Reproduce word for word the lines between those holding "- I: 1385 by 749 mm" and "- III: 93.5 by 45.2 cm", inclusive, and nothing else from the data below.

---------------

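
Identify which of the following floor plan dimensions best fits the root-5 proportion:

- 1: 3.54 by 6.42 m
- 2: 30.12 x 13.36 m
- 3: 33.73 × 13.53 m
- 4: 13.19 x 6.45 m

Ratios (long/short): 1 ≈ 1.814; 2 ≈ 2.254; 3 ≈ 2.493; 4 ≈ 2.045.
root-5 ≈ 2.236; option 2 is nearest (Δ 0.018).

2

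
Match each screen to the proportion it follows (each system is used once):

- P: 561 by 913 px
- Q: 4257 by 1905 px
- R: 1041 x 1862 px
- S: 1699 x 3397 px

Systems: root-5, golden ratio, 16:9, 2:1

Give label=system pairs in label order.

P=golden ratio, Q=root-5, R=16:9, S=2:1

P = 913/561 ≈ 1.627 → golden ratio (1.618)
Q = 4257/1905 ≈ 2.235 → root-5 (2.236)
R = 1862/1041 ≈ 1.789 → 16:9 (1.778)
S = 3397/1699 ≈ 1.999 → 2:1 (2.000)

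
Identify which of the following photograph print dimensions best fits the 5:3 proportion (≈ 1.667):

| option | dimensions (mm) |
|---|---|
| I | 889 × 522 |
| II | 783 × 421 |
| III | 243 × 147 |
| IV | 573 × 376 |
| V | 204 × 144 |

Ratios (long/short): I ≈ 1.703; II ≈ 1.860; III ≈ 1.653; IV ≈ 1.524; V ≈ 1.417.
5:3 ≈ 1.667; option III is nearest (Δ 0.014).

III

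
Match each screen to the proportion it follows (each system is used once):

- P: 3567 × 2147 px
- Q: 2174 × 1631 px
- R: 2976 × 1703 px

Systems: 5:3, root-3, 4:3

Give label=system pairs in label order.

P=5:3, Q=4:3, R=root-3

P = 3567/2147 ≈ 1.661 → 5:3 (1.667)
Q = 2174/1631 ≈ 1.333 → 4:3 (1.333)
R = 2976/1703 ≈ 1.748 → root-3 (1.732)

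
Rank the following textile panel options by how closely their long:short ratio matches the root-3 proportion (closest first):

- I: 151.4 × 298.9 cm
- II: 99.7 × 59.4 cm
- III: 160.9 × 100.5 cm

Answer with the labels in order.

Ratios: I = 298.9 / 151.4 ≈ 1.974; II = 99.7 / 59.4 ≈ 1.678; III = 160.9 / 100.5 ≈ 1.601.
|Δ from 1.732|: I 0.242; II 0.054; III 0.131.

II, III, I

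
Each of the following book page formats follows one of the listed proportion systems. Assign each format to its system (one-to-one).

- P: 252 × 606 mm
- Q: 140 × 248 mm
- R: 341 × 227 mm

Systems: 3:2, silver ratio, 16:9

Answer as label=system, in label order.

P=silver ratio, Q=16:9, R=3:2

Ratios: P ≈ 2.405; Q ≈ 1.771; R ≈ 1.502.
Targets: 3:2 ≈ 1.500; silver ratio ≈ 2.414; 16:9 ≈ 1.778.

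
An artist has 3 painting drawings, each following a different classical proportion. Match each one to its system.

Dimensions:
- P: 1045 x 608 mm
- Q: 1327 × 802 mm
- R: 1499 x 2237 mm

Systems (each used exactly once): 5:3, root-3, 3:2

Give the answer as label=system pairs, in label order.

P = 1045/608 ≈ 1.719 → root-3 (1.732)
Q = 1327/802 ≈ 1.655 → 5:3 (1.667)
R = 2237/1499 ≈ 1.492 → 3:2 (1.500)

P=root-3, Q=5:3, R=3:2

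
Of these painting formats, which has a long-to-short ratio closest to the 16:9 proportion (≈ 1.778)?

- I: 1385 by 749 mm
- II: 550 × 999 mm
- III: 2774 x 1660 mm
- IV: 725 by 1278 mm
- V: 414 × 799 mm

IV

Ratios (long/short): I ≈ 1.849; II ≈ 1.816; III ≈ 1.671; IV ≈ 1.763; V ≈ 1.930.
16:9 ≈ 1.778; option IV is nearest (Δ 0.015).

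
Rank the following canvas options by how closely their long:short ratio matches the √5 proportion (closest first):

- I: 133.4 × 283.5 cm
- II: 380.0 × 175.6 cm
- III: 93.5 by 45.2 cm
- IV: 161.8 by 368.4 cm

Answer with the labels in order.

Ratios: I = 283.5 / 133.4 ≈ 2.125; II = 380.0 / 175.6 ≈ 2.164; III = 93.5 / 45.2 ≈ 2.069; IV = 368.4 / 161.8 ≈ 2.277.
|Δ from 2.236|: I 0.111; II 0.072; III 0.167; IV 0.041.

IV, II, I, III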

---------------

▸ **RESULT OF THE TASK**
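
- I: 1385 by 749 mm
- II: 550 × 999 mm
- III: 2774 x 1660 mm
- IV: 725 by 1278 mm
- V: 414 × 799 mm

IV

Ratios (long/short): I ≈ 1.849; II ≈ 1.816; III ≈ 1.671; IV ≈ 1.763; V ≈ 1.930.
16:9 ≈ 1.778; option IV is nearest (Δ 0.015).

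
Rank the following canvas options by how closely their long:short ratio matches the √5 proportion (closest first):

- I: 133.4 × 283.5 cm
- II: 380.0 × 175.6 cm
- III: 93.5 by 45.2 cm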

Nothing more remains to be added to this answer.